Work request — Using the entries that follow, write out the line containing "Let $2 - S = 4", the line containing "Answer: $-757248$", and every line between them, exactly and nothing else.

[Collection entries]
*** Block opens ***
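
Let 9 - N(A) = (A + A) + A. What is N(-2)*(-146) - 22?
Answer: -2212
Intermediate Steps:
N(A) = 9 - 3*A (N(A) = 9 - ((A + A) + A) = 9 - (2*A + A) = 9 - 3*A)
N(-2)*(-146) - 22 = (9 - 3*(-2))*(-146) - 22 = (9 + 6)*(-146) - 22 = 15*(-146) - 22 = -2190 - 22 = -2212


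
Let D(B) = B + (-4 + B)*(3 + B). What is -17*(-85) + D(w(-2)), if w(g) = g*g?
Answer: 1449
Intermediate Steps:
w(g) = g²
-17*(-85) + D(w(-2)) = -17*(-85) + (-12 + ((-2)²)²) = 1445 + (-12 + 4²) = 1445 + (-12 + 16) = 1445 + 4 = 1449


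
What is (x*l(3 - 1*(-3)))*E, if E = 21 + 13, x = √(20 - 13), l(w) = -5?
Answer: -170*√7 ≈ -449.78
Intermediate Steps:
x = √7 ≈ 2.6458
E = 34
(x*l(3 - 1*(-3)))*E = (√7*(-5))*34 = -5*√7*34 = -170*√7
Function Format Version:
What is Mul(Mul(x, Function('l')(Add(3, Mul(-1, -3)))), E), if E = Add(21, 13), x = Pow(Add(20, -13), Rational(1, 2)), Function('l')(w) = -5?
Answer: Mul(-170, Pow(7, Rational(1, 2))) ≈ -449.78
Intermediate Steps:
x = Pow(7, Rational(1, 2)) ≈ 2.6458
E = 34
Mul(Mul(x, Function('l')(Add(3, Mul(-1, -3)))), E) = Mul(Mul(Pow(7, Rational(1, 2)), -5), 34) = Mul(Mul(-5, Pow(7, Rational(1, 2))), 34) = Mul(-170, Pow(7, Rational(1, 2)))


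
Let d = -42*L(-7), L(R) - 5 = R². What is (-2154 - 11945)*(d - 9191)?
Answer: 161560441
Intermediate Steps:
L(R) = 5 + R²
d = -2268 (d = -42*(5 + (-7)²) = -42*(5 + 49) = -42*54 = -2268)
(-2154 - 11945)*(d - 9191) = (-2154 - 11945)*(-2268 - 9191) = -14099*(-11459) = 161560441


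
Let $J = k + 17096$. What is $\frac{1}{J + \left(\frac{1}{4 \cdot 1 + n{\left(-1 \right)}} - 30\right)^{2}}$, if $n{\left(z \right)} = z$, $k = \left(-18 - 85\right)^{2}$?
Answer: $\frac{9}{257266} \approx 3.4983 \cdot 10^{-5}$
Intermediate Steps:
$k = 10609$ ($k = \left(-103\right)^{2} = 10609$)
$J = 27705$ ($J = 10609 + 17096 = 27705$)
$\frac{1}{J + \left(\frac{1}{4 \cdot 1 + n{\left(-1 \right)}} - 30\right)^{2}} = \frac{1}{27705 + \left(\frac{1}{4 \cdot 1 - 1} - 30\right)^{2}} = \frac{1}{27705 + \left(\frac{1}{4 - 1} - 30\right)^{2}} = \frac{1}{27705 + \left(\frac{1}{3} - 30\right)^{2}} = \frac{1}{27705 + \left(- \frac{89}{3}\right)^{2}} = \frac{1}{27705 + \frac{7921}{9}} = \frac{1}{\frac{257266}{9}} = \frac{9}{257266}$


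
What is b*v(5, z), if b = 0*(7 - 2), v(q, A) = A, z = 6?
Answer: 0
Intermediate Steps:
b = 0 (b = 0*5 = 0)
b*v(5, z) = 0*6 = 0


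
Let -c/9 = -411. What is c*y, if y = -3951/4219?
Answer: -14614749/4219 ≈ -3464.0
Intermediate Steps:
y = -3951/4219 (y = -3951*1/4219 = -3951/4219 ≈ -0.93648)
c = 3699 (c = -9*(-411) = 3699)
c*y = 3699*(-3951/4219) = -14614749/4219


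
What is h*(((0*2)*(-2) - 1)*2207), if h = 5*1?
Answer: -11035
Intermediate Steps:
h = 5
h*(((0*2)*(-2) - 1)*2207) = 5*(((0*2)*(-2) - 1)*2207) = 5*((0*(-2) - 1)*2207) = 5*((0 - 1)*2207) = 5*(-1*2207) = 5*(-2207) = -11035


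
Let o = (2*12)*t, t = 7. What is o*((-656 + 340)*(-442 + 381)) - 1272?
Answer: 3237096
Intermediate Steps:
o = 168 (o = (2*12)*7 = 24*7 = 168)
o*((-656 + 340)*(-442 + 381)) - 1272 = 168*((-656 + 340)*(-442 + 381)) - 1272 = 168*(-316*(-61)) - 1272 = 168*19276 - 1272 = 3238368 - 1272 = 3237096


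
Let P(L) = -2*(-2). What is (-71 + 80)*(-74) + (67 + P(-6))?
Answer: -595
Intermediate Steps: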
*** Block closes ***
*** Block opens ***
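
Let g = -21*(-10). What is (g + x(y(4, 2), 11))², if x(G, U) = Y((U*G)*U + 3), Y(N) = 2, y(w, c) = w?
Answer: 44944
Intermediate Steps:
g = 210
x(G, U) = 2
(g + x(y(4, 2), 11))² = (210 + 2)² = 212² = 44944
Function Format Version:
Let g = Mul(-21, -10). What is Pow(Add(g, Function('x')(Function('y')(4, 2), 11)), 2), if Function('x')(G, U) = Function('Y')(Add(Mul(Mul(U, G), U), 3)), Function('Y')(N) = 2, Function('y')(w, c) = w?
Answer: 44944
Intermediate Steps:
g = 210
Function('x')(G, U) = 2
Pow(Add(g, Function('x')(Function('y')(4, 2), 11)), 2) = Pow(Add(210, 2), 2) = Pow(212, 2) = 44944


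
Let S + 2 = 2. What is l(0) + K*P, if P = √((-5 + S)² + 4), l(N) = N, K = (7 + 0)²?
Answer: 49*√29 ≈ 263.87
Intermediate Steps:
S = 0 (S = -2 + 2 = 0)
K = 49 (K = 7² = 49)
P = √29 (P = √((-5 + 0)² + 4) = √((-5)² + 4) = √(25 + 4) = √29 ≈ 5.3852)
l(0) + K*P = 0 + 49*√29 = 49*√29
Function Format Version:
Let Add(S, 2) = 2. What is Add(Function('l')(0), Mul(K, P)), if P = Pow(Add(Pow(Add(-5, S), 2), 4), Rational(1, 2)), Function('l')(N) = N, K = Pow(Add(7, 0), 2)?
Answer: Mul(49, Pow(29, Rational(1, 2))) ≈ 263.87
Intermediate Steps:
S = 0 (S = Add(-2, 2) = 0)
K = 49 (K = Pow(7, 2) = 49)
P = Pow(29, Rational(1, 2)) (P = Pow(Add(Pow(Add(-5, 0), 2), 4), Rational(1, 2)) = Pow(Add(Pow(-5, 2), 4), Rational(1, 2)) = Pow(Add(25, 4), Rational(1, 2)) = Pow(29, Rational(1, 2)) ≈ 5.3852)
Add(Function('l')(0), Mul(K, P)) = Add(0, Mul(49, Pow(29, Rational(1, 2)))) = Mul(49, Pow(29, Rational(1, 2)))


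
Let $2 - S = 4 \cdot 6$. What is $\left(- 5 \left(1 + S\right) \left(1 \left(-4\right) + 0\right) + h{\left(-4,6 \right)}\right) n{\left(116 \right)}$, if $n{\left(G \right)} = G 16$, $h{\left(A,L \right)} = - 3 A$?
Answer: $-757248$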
*** Block closes ***
Solution below —
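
Let $2 - S = 4 \cdot 6$. What is $\left(- 5 \left(1 + S\right) \left(1 \left(-4\right) + 0\right) + h{\left(-4,6 \right)}\right) n{\left(116 \right)}$, if $n{\left(G \right)} = G 16$, $h{\left(A,L \right)} = - 3 A$?
Answer: $-757248$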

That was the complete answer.